Stored items:

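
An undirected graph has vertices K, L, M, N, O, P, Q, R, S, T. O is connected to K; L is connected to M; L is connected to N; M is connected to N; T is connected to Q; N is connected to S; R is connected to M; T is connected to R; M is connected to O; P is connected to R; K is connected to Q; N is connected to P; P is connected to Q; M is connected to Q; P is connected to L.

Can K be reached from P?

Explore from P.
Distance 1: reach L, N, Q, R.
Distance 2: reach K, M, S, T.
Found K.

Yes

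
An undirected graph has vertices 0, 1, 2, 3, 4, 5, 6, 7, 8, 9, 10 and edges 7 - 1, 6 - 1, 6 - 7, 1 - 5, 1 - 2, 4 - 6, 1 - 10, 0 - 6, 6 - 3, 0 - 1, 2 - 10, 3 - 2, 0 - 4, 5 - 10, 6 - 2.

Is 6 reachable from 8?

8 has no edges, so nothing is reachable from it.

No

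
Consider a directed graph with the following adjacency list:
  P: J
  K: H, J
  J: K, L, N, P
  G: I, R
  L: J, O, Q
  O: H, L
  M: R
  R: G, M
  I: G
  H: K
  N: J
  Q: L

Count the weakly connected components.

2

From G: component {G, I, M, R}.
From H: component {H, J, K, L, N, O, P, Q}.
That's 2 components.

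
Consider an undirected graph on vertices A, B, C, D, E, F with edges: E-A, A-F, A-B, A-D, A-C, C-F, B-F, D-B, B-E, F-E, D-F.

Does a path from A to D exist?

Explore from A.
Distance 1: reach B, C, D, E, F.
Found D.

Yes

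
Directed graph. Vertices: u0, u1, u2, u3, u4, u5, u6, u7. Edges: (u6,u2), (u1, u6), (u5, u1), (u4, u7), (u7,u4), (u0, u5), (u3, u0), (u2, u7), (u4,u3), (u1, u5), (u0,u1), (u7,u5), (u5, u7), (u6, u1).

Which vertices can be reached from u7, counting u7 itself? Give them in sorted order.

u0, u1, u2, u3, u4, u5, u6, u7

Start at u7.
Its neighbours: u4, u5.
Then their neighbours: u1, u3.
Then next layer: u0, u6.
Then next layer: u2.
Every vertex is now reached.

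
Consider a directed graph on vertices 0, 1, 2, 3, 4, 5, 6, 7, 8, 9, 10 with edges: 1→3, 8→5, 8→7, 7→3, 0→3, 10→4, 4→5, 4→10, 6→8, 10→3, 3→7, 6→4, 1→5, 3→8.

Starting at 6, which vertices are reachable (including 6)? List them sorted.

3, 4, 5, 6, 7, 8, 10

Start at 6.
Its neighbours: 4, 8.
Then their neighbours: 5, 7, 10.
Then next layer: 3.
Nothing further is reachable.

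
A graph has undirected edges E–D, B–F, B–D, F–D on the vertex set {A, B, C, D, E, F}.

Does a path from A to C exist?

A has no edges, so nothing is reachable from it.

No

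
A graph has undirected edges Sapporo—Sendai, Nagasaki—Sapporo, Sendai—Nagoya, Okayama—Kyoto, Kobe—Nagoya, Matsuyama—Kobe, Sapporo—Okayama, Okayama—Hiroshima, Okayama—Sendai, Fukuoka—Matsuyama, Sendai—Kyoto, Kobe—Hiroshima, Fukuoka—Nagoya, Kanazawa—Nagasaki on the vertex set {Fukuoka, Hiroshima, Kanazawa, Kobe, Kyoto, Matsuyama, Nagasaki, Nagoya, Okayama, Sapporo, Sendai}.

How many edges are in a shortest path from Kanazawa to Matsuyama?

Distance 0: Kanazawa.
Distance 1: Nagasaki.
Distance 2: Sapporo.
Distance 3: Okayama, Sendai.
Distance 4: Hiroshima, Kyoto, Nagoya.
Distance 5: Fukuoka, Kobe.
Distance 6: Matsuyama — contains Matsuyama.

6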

:: Work to complete ::
Output all of the data without altering a single line.

:: Final answer ::
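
An undirected graph has vertices K, L, M, N, O, P, Q, R, S, T. O is connected to K; L is connected to M; L is connected to N; M is connected to N; T is connected to Q; N is connected to S; R is connected to M; T is connected to R; M is connected to O; P is connected to R; K is connected to Q; N is connected to P; P is connected to Q; M is connected to Q; P is connected to L.

Can K be reached from P?

Explore from P.
Distance 1: reach L, N, Q, R.
Distance 2: reach K, M, S, T.
Found K.

Yes

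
An undirected graph has vertices 0, 1, 2, 3, 4, 5, 6, 7, 8, 9, 10 and edges 7 - 1, 6 - 1, 6 - 7, 1 - 5, 1 - 2, 4 - 6, 1 - 10, 0 - 6, 6 - 3, 0 - 1, 2 - 10, 3 - 2, 0 - 4, 5 - 10, 6 - 2.

Is 6 reachable from 8?

8 has no edges, so nothing is reachable from it.

No

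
Consider a directed graph with the following adjacency list:
  P: J
  K: H, J
  J: K, L, N, P
  G: I, R
  L: J, O, Q
  O: H, L
  M: R
  R: G, M
  I: G
  H: K
  N: J
  Q: L

Count the weakly connected components.

2

From G: component {G, I, M, R}.
From H: component {H, J, K, L, N, O, P, Q}.
That's 2 components.

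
Consider an undirected graph on vertices A, B, C, D, E, F with edges: E-A, A-F, A-B, A-D, A-C, C-F, B-F, D-B, B-E, F-E, D-F.

Does a path from A to D exist?

Explore from A.
Distance 1: reach B, C, D, E, F.
Found D.

Yes

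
Directed graph. Vertices: u0, u1, u2, u3, u4, u5, u6, u7. Edges: (u6,u2), (u1, u6), (u5, u1), (u4, u7), (u7,u4), (u0, u5), (u3, u0), (u2, u7), (u4,u3), (u1, u5), (u0,u1), (u7,u5), (u5, u7), (u6, u1).

Which vertices can be reached from u7, counting u7 itself? Give them in sorted order.

u0, u1, u2, u3, u4, u5, u6, u7

Start at u7.
Its neighbours: u4, u5.
Then their neighbours: u1, u3.
Then next layer: u0, u6.
Then next layer: u2.
Every vertex is now reached.

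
Consider a directed graph on vertices 0, 1, 2, 3, 4, 5, 6, 7, 8, 9, 10 with edges: 1→3, 8→5, 8→7, 7→3, 0→3, 10→4, 4→5, 4→10, 6→8, 10→3, 3→7, 6→4, 1→5, 3→8.

Starting at 6, which vertices are reachable (including 6)? List them sorted.

3, 4, 5, 6, 7, 8, 10

Start at 6.
Its neighbours: 4, 8.
Then their neighbours: 5, 7, 10.
Then next layer: 3.
Nothing further is reachable.

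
A graph has undirected edges E–D, B–F, B–D, F–D on the vertex set {A, B, C, D, E, F}.

Does a path from A to C exist?

A has no edges, so nothing is reachable from it.

No

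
A graph has undirected edges Sapporo—Sendai, Nagasaki—Sapporo, Sendai—Nagoya, Okayama—Kyoto, Kobe—Nagoya, Matsuyama—Kobe, Sapporo—Okayama, Okayama—Hiroshima, Okayama—Sendai, Fukuoka—Matsuyama, Sendai—Kyoto, Kobe—Hiroshima, Fukuoka—Nagoya, Kanazawa—Nagasaki on the vertex set {Fukuoka, Hiroshima, Kanazawa, Kobe, Kyoto, Matsuyama, Nagasaki, Nagoya, Okayama, Sapporo, Sendai}.

How many edges are in a shortest path from Kanazawa to Matsuyama?

Distance 0: Kanazawa.
Distance 1: Nagasaki.
Distance 2: Sapporo.
Distance 3: Okayama, Sendai.
Distance 4: Hiroshima, Kyoto, Nagoya.
Distance 5: Fukuoka, Kobe.
Distance 6: Matsuyama — contains Matsuyama.

6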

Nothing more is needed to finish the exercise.